*** Opening of Information shown ***

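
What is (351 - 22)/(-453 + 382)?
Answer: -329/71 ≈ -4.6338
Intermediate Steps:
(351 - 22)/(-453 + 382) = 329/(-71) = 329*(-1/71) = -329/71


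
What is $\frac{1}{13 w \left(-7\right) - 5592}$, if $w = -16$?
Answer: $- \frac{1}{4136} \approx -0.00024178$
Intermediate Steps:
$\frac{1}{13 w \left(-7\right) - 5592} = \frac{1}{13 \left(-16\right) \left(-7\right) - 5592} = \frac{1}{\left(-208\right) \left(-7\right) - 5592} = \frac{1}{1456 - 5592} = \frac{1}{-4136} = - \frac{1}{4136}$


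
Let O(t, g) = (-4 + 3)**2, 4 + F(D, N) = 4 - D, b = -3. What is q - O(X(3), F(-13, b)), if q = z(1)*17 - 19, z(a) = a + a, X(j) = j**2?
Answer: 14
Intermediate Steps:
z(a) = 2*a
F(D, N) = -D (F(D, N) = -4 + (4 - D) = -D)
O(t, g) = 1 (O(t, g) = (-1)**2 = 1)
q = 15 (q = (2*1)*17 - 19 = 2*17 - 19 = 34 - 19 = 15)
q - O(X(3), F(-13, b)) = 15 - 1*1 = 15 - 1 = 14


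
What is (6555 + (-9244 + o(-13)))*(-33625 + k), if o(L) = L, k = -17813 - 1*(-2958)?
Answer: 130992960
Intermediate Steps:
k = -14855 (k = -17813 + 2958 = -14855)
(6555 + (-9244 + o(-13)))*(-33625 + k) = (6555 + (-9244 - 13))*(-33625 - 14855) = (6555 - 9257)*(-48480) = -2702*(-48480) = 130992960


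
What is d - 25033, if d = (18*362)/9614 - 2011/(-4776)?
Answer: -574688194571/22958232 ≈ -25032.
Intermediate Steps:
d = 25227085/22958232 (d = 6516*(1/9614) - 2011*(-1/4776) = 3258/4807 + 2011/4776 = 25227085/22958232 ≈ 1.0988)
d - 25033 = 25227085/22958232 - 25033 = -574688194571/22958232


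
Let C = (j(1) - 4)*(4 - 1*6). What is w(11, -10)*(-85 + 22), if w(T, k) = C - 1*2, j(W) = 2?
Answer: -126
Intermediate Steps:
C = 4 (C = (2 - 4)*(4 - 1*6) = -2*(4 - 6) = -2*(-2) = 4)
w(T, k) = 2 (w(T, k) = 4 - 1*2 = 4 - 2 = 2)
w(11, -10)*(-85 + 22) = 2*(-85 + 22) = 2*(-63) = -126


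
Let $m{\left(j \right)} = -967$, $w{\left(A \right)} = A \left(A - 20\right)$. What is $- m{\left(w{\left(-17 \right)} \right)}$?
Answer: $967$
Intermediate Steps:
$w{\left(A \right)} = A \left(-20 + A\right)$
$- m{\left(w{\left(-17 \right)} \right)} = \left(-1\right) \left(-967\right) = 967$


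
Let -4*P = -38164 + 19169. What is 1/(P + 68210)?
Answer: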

*** Close of Information shown ***
*** Opening of Information shown ***

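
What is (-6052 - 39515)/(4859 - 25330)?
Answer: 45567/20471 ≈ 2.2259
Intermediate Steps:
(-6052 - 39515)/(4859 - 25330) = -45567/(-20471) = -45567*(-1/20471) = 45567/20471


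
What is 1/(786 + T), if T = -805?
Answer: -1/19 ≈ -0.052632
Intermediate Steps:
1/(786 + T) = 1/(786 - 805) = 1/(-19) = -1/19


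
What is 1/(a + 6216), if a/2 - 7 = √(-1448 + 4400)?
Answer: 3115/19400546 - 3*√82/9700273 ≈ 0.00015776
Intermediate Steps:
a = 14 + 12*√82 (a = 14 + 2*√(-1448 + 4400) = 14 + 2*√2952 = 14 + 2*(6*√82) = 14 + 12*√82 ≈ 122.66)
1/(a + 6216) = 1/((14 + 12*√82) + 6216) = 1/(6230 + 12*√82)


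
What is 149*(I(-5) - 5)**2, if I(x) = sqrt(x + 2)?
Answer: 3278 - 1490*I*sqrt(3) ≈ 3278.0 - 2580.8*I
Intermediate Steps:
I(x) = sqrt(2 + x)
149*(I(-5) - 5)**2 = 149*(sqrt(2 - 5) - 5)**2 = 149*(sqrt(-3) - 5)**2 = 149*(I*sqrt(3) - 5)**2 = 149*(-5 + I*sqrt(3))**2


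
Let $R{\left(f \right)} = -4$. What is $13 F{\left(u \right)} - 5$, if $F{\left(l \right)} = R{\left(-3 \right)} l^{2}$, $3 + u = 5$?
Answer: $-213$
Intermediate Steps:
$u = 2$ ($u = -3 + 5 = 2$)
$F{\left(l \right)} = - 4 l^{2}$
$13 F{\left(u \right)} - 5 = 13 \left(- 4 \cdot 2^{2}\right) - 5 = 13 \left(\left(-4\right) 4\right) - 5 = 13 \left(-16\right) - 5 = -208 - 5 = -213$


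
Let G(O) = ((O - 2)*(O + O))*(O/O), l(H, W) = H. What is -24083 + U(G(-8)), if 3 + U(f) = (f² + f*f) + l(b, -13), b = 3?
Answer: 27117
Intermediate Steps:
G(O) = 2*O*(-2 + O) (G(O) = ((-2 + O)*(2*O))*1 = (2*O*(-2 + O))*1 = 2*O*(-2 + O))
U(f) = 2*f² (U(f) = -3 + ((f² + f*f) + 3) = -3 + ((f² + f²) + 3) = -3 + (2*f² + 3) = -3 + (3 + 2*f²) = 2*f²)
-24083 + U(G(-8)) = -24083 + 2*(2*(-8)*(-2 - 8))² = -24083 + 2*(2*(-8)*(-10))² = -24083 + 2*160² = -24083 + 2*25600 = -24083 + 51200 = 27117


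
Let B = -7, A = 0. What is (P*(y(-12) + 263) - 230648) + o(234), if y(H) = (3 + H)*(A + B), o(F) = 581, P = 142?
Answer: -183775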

*** Close of Information shown ***

--- Problem description ---
Where the listing above reaches the line that contains "Answer: -1/19 ≈ -0.052632", start retyping, and finish with the line that contains "Answer: 3115/19400546 - 3*√82/9700273"; reproduce those lines exactly and no others.

--- The completed task ---
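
Answer: -1/19 ≈ -0.052632
Intermediate Steps:
1/(786 + T) = 1/(786 - 805) = 1/(-19) = -1/19


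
What is 1/(a + 6216), if a/2 - 7 = √(-1448 + 4400)?
Answer: 3115/19400546 - 3*√82/9700273 ≈ 0.00015776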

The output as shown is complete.